__Data provided__:
■ ■ ■

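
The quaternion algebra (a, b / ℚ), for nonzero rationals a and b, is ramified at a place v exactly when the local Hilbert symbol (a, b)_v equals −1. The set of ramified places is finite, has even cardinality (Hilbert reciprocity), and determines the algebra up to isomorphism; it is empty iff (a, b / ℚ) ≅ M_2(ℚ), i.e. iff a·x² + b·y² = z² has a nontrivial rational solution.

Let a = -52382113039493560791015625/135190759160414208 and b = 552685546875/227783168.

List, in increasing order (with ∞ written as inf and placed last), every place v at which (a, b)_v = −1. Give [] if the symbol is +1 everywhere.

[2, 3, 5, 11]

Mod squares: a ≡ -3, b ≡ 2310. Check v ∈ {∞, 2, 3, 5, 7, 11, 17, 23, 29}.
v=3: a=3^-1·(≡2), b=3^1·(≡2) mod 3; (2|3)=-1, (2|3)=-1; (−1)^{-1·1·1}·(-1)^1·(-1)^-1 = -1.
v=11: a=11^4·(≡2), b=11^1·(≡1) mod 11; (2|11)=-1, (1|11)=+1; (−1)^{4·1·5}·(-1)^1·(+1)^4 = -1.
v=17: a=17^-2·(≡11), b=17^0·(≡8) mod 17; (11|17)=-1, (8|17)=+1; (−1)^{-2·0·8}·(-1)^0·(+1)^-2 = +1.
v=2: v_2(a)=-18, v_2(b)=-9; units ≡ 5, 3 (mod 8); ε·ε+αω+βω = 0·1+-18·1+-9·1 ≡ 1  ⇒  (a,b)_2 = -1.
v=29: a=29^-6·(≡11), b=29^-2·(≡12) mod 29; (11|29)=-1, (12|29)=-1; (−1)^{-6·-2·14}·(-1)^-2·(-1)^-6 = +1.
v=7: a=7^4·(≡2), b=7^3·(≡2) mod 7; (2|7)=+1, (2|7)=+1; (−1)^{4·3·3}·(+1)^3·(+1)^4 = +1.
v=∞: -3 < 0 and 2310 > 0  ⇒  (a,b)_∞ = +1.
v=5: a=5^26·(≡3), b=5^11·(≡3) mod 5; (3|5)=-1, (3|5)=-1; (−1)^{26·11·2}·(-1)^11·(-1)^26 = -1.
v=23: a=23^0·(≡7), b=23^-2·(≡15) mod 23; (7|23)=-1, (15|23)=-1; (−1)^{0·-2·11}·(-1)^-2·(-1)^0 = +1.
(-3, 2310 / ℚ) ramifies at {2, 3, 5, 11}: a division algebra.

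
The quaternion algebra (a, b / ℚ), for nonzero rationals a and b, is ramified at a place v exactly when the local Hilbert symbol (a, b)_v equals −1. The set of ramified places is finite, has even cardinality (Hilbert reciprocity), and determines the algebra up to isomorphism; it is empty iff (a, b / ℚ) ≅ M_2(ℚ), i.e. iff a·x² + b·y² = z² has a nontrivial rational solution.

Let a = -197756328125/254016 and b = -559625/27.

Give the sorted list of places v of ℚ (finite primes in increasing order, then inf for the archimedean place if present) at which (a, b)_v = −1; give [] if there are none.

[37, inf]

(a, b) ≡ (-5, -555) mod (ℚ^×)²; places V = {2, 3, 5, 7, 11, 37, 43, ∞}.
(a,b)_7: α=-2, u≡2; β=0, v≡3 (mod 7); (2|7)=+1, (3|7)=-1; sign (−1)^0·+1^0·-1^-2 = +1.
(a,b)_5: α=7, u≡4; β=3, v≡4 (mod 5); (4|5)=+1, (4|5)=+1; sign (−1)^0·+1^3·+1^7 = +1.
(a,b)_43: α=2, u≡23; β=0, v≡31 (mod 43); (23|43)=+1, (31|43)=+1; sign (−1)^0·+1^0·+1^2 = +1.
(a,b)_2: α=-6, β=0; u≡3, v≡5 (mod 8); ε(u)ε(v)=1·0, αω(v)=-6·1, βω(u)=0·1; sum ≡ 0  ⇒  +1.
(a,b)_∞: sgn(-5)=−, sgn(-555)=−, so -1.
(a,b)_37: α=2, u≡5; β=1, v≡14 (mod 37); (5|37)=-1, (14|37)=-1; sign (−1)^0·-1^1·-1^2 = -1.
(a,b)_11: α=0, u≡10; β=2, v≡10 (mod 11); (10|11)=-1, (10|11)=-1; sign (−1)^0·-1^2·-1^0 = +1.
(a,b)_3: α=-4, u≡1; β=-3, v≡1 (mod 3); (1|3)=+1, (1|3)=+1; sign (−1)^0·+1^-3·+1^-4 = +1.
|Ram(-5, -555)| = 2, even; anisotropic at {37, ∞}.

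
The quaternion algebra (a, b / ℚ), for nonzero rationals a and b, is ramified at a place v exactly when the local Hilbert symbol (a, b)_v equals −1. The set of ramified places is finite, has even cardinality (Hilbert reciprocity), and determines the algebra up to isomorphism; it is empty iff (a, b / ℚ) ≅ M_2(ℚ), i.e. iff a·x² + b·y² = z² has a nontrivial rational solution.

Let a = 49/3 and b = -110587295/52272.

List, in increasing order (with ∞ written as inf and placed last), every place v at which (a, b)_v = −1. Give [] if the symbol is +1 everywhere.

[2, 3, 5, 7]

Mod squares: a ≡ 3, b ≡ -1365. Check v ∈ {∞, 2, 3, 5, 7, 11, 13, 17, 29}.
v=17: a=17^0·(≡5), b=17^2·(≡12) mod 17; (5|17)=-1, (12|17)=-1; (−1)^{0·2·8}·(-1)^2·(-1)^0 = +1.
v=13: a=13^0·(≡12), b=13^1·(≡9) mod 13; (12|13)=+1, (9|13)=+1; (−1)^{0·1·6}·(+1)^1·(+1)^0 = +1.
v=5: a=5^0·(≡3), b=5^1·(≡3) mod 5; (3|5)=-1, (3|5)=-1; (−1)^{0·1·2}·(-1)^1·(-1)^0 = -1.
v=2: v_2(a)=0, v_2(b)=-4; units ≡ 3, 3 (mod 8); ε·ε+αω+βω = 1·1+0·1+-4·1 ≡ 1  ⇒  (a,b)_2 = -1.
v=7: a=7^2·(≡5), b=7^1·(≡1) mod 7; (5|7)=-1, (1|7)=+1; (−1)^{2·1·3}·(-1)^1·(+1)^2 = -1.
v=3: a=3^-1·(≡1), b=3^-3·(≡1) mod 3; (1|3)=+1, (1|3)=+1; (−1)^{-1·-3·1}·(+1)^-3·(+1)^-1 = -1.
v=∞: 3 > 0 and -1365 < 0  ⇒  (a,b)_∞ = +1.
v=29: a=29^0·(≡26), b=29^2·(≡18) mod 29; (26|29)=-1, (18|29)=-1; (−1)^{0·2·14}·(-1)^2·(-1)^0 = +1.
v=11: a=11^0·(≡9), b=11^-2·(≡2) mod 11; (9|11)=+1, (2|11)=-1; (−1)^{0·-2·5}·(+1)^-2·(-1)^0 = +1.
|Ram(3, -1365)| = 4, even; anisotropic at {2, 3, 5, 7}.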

■ ■ ■

__Problem statement__:
The records must be given again in full, exactly as they were written.

__Answer space__:
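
The quaternion algebra (a, b / ℚ), for nonzero rationals a and b, is ramified at a place v exactly when the local Hilbert symbol (a, b)_v equals −1. The set of ramified places is finite, has even cardinality (Hilbert reciprocity), and determines the algebra up to isomorphism; it is empty iff (a, b / ℚ) ≅ M_2(ℚ), i.e. iff a·x² + b·y² = z² has a nontrivial rational solution.

Let a = -52382113039493560791015625/135190759160414208 and b = 552685546875/227783168.

List, in increasing order (with ∞ written as inf and placed last), every place v at which (a, b)_v = −1. Give [] if the symbol is +1 everywhere.

[2, 3, 5, 11]

Mod squares: a ≡ -3, b ≡ 2310. Check v ∈ {∞, 2, 3, 5, 7, 11, 17, 23, 29}.
v=3: a=3^-1·(≡2), b=3^1·(≡2) mod 3; (2|3)=-1, (2|3)=-1; (−1)^{-1·1·1}·(-1)^1·(-1)^-1 = -1.
v=11: a=11^4·(≡2), b=11^1·(≡1) mod 11; (2|11)=-1, (1|11)=+1; (−1)^{4·1·5}·(-1)^1·(+1)^4 = -1.
v=17: a=17^-2·(≡11), b=17^0·(≡8) mod 17; (11|17)=-1, (8|17)=+1; (−1)^{-2·0·8}·(-1)^0·(+1)^-2 = +1.
v=2: v_2(a)=-18, v_2(b)=-9; units ≡ 5, 3 (mod 8); ε·ε+αω+βω = 0·1+-18·1+-9·1 ≡ 1  ⇒  (a,b)_2 = -1.
v=29: a=29^-6·(≡11), b=29^-2·(≡12) mod 29; (11|29)=-1, (12|29)=-1; (−1)^{-6·-2·14}·(-1)^-2·(-1)^-6 = +1.
v=7: a=7^4·(≡2), b=7^3·(≡2) mod 7; (2|7)=+1, (2|7)=+1; (−1)^{4·3·3}·(+1)^3·(+1)^4 = +1.
v=∞: -3 < 0 and 2310 > 0  ⇒  (a,b)_∞ = +1.
v=5: a=5^26·(≡3), b=5^11·(≡3) mod 5; (3|5)=-1, (3|5)=-1; (−1)^{26·11·2}·(-1)^11·(-1)^26 = -1.
v=23: a=23^0·(≡7), b=23^-2·(≡15) mod 23; (7|23)=-1, (15|23)=-1; (−1)^{0·-2·11}·(-1)^-2·(-1)^0 = +1.
(-3, 2310 / ℚ) ramifies at {2, 3, 5, 11}: a division algebra.

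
The quaternion algebra (a, b / ℚ), for nonzero rationals a and b, is ramified at a place v exactly when the local Hilbert symbol (a, b)_v equals −1. The set of ramified places is finite, has even cardinality (Hilbert reciprocity), and determines the algebra up to isomorphism; it is empty iff (a, b / ℚ) ≅ M_2(ℚ), i.e. iff a·x² + b·y² = z² has a nontrivial rational solution.

Let a = -197756328125/254016 and b = -559625/27.

Give the sorted list of places v of ℚ (finite primes in increasing order, then inf for the archimedean place if present) at which (a, b)_v = −1; give [] if there are none.

[37, inf]

(a, b) ≡ (-5, -555) mod (ℚ^×)²; places V = {2, 3, 5, 7, 11, 37, 43, ∞}.
(a,b)_7: α=-2, u≡2; β=0, v≡3 (mod 7); (2|7)=+1, (3|7)=-1; sign (−1)^0·+1^0·-1^-2 = +1.
(a,b)_5: α=7, u≡4; β=3, v≡4 (mod 5); (4|5)=+1, (4|5)=+1; sign (−1)^0·+1^3·+1^7 = +1.
(a,b)_43: α=2, u≡23; β=0, v≡31 (mod 43); (23|43)=+1, (31|43)=+1; sign (−1)^0·+1^0·+1^2 = +1.
(a,b)_2: α=-6, β=0; u≡3, v≡5 (mod 8); ε(u)ε(v)=1·0, αω(v)=-6·1, βω(u)=0·1; sum ≡ 0  ⇒  +1.
(a,b)_∞: sgn(-5)=−, sgn(-555)=−, so -1.
(a,b)_37: α=2, u≡5; β=1, v≡14 (mod 37); (5|37)=-1, (14|37)=-1; sign (−1)^0·-1^1·-1^2 = -1.
(a,b)_11: α=0, u≡10; β=2, v≡10 (mod 11); (10|11)=-1, (10|11)=-1; sign (−1)^0·-1^2·-1^0 = +1.
(a,b)_3: α=-4, u≡1; β=-3, v≡1 (mod 3); (1|3)=+1, (1|3)=+1; sign (−1)^0·+1^-3·+1^-4 = +1.
|Ram(-5, -555)| = 2, even; anisotropic at {37, ∞}.

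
The quaternion algebra (a, b / ℚ), for nonzero rationals a and b, is ramified at a place v exactly when the local Hilbert symbol (a, b)_v equals −1. The set of ramified places is finite, has even cardinality (Hilbert reciprocity), and determines the algebra up to isomorphism; it is empty iff (a, b / ℚ) ≅ M_2(ℚ), i.e. iff a·x² + b·y² = z² has a nontrivial rational solution.

Let a = 49/3 and b = -110587295/52272.

List, in increasing order (with ∞ written as inf and placed last), every place v at which (a, b)_v = −1. Give [] if the symbol is +1 everywhere.

[2, 3, 5, 7]

Mod squares: a ≡ 3, b ≡ -1365. Check v ∈ {∞, 2, 3, 5, 7, 11, 13, 17, 29}.
v=17: a=17^0·(≡5), b=17^2·(≡12) mod 17; (5|17)=-1, (12|17)=-1; (−1)^{0·2·8}·(-1)^2·(-1)^0 = +1.
v=13: a=13^0·(≡12), b=13^1·(≡9) mod 13; (12|13)=+1, (9|13)=+1; (−1)^{0·1·6}·(+1)^1·(+1)^0 = +1.
v=5: a=5^0·(≡3), b=5^1·(≡3) mod 5; (3|5)=-1, (3|5)=-1; (−1)^{0·1·2}·(-1)^1·(-1)^0 = -1.
v=2: v_2(a)=0, v_2(b)=-4; units ≡ 3, 3 (mod 8); ε·ε+αω+βω = 1·1+0·1+-4·1 ≡ 1  ⇒  (a,b)_2 = -1.
v=7: a=7^2·(≡5), b=7^1·(≡1) mod 7; (5|7)=-1, (1|7)=+1; (−1)^{2·1·3}·(-1)^1·(+1)^2 = -1.
v=3: a=3^-1·(≡1), b=3^-3·(≡1) mod 3; (1|3)=+1, (1|3)=+1; (−1)^{-1·-3·1}·(+1)^-3·(+1)^-1 = -1.
v=∞: 3 > 0 and -1365 < 0  ⇒  (a,b)_∞ = +1.
v=29: a=29^0·(≡26), b=29^2·(≡18) mod 29; (26|29)=-1, (18|29)=-1; (−1)^{0·2·14}·(-1)^2·(-1)^0 = +1.
v=11: a=11^0·(≡9), b=11^-2·(≡2) mod 11; (9|11)=+1, (2|11)=-1; (−1)^{0·-2·5}·(+1)^-2·(-1)^0 = +1.
|Ram(3, -1365)| = 4, even; anisotropic at {2, 3, 5, 7}.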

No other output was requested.